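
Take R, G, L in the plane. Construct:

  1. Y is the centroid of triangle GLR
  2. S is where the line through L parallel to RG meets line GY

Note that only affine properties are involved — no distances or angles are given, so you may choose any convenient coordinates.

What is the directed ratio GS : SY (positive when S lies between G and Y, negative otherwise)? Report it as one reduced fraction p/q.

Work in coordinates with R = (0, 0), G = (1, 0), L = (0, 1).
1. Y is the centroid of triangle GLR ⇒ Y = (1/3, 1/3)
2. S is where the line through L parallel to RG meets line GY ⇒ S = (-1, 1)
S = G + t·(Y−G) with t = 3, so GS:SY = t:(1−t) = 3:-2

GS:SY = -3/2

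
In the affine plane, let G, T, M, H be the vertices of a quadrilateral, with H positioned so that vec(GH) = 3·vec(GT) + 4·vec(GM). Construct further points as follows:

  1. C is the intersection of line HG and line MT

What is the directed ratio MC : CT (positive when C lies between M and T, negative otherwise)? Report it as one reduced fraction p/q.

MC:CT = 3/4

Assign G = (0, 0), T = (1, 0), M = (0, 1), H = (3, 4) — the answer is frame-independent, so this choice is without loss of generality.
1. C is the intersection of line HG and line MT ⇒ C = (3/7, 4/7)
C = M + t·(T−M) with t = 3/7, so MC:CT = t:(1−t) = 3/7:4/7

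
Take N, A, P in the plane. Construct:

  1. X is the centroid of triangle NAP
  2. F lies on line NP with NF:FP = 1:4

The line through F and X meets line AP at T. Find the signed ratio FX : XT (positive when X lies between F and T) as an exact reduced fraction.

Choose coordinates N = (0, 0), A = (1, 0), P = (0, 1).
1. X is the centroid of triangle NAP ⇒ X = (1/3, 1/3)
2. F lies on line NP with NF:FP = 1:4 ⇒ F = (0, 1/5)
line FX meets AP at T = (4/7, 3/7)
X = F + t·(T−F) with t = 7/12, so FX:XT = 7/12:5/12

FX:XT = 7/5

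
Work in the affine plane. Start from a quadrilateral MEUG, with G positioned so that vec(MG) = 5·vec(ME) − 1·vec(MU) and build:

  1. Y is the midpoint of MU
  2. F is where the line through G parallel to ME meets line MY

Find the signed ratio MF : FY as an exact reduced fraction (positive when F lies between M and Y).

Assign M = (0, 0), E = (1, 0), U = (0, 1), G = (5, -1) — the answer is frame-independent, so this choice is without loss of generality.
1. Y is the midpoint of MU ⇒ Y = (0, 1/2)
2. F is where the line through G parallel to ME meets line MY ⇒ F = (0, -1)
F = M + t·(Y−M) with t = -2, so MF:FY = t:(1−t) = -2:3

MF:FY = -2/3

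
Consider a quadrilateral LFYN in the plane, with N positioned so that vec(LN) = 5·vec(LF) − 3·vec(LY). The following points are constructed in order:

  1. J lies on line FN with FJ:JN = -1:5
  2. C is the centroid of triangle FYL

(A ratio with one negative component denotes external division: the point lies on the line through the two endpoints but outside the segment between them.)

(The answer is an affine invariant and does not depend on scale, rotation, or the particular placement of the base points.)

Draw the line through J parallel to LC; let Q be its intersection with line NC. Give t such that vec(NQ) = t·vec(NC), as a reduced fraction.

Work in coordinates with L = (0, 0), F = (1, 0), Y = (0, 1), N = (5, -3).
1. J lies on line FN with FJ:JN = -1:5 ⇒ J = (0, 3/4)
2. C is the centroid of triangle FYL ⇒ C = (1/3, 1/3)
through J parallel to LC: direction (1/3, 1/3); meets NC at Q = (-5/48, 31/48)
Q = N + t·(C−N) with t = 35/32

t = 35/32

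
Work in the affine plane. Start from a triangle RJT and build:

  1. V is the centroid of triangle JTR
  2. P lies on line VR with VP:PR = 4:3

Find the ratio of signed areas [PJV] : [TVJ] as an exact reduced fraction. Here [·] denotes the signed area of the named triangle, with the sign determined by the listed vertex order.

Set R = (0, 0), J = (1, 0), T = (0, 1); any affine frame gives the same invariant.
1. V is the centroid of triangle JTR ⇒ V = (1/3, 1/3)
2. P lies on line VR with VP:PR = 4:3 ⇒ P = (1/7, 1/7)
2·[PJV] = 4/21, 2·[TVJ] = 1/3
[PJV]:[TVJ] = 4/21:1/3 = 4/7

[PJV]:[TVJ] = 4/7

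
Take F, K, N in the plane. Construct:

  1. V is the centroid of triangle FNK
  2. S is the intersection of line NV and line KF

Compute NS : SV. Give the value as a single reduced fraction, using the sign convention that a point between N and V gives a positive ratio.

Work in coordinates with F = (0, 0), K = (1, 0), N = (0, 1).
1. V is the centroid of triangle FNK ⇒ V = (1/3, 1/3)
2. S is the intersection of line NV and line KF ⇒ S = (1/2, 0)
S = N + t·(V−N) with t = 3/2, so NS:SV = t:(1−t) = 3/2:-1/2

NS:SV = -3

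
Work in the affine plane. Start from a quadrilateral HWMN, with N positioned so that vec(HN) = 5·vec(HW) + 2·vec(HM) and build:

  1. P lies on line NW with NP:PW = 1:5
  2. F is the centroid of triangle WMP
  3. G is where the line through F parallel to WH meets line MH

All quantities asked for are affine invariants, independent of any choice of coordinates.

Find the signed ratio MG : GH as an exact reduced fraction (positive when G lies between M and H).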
──────────────────────────────
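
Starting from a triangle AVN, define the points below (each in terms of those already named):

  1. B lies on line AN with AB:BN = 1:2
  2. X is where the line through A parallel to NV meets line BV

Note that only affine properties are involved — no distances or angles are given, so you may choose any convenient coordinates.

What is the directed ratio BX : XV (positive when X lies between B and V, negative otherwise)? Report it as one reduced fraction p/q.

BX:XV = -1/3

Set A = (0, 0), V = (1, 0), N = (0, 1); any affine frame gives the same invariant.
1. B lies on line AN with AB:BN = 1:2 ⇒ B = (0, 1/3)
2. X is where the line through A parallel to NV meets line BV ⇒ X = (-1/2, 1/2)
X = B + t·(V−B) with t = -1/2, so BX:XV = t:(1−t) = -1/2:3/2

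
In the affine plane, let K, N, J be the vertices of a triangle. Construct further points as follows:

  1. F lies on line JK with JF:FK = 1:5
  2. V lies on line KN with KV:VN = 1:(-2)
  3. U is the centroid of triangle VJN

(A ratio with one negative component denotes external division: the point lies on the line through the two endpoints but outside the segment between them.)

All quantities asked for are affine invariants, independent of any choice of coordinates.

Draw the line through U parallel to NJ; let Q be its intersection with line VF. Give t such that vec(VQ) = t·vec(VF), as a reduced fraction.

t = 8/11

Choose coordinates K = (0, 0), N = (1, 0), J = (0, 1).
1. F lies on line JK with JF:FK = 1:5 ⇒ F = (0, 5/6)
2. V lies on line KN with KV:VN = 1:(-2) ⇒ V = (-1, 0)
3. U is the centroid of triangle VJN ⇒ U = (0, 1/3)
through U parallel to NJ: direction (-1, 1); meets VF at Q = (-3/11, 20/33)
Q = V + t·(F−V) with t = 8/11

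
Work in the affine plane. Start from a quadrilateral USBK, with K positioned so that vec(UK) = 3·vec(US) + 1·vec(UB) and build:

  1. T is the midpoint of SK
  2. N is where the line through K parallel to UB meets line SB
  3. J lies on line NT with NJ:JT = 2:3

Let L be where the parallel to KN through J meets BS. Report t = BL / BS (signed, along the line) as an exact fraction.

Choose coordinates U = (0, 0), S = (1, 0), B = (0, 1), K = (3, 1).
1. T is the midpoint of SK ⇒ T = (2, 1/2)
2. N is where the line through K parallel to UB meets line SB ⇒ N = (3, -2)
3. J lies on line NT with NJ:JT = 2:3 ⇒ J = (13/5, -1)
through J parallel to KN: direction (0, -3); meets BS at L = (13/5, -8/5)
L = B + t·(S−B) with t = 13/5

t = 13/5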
──────────────────────────────
Instructions to follow =>
Looking at the records above, how many of their lines carry the string "follows"? Answer with the number and nothing else.

Task result =>
2